* Your task
Would you retype all of these records exactly?

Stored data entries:
BEGIN

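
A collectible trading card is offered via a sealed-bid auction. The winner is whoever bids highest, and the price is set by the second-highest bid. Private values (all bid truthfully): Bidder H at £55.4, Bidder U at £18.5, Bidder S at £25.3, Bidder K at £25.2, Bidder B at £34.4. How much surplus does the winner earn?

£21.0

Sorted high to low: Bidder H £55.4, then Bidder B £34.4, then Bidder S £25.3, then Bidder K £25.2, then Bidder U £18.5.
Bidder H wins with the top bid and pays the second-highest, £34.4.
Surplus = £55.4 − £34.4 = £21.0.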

END

* Result of the exercise
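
A collectible trading card is offered via a sealed-bid auction. The winner is whoever bids highest, and the price is set by the second-highest bid. Private values (all bid truthfully): Bidder H at £55.4, Bidder U at £18.5, Bidder S at £25.3, Bidder K at £25.2, Bidder B at £34.4. How much surplus does the winner earn?

£21.0

Sorted high to low: Bidder H £55.4, then Bidder B £34.4, then Bidder S £25.3, then Bidder K £25.2, then Bidder U £18.5.
Bidder H wins with the top bid and pays the second-highest, £34.4.
Surplus = £55.4 − £34.4 = £21.0.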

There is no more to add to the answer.